**Your task**. Only an exact repetition of every entry counts as the answer.

**Supplied material**.
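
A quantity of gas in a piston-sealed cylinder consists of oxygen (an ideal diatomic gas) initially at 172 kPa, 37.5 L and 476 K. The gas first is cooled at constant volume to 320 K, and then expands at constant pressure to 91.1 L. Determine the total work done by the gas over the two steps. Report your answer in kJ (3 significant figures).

Step 1 (isochoric): W = 0 (constant volume).
After step 1: P = 115.6 kPa (V unchanged).
Step 2 (isobaric): W = PΔV = (115.6 kPa)(91.1 − 37.5 L) = 6198 J.
W_total = 0 + 6198 = 6198 J.

W_total ≈ 6.20 kJ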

**Result of the exercise**.
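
A quantity of gas in a piston-sealed cylinder consists of oxygen (an ideal diatomic gas) initially at 172 kPa, 37.5 L and 476 K. The gas first is cooled at constant volume to 320 K, and then expands at constant pressure to 91.1 L. Determine the total work done by the gas over the two steps. Report your answer in kJ (3 significant figures).

Step 1 (isochoric): W = 0 (constant volume).
After step 1: P = 115.6 kPa (V unchanged).
Step 2 (isobaric): W = PΔV = (115.6 kPa)(91.1 − 37.5 L) = 6198 J.
W_total = 0 + 6198 = 6198 J.

W_total ≈ 6.20 kJ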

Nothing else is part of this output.